_DESCRIPTION OF THE TASK_: Each entry has to be reproduced in full, exactly as given.

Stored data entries
-------------------------

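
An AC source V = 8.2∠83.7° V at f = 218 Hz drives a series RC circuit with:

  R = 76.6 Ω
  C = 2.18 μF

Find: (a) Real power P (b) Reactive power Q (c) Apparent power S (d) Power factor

Step 1 — Angular frequency: ω = 2π·f = 2π·218 = 1370 rad/s.
Step 2 — Component impedances:
  R: Z = R = 76.6 Ω
  C: Z = 1/(jωC) = -j/(ω·C) = 0 - j334.9 Ω
Step 3 — Series combination: Z_total = R + C = 76.6 - j334.9 Ω = 343.5∠-77.1° Ω.
Step 4 — Source phasor: V = 8.2∠83.7° V = 0.8998 + j8.15 V.
Step 5 — Current: I = V / Z = -0.02254 + j0.007843 A = 0.02387∠160.8° A.
Step 6 — Complex power: S = V·I* = 0.04364 - j0.1908 VA.
Step 7 — Real power: P = Re(S) = 0.04364 W.
Step 8 — Reactive power: Q = Im(S) = -0.1908 VAR.
Step 9 — Apparent power: |S| = 0.1957 VA.
Step 10 — Power factor: PF = P/|S| = 0.223 (leading).

(a) P = 0.04364 W  (b) Q = -0.1908 VAR  (c) S = 0.1957 VA  (d) PF = 0.223 (leading)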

-------------------------

_FINISHED TASK_:
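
An AC source V = 8.2∠83.7° V at f = 218 Hz drives a series RC circuit with:

  R = 76.6 Ω
  C = 2.18 μF

Find: (a) Real power P (b) Reactive power Q (c) Apparent power S (d) Power factor

Step 1 — Angular frequency: ω = 2π·f = 2π·218 = 1370 rad/s.
Step 2 — Component impedances:
  R: Z = R = 76.6 Ω
  C: Z = 1/(jωC) = -j/(ω·C) = 0 - j334.9 Ω
Step 3 — Series combination: Z_total = R + C = 76.6 - j334.9 Ω = 343.5∠-77.1° Ω.
Step 4 — Source phasor: V = 8.2∠83.7° V = 0.8998 + j8.15 V.
Step 5 — Current: I = V / Z = -0.02254 + j0.007843 A = 0.02387∠160.8° A.
Step 6 — Complex power: S = V·I* = 0.04364 - j0.1908 VA.
Step 7 — Real power: P = Re(S) = 0.04364 W.
Step 8 — Reactive power: Q = Im(S) = -0.1908 VAR.
Step 9 — Apparent power: |S| = 0.1957 VA.
Step 10 — Power factor: PF = P/|S| = 0.223 (leading).

(a) P = 0.04364 W  (b) Q = -0.1908 VAR  (c) S = 0.1957 VA  (d) PF = 0.223 (leading)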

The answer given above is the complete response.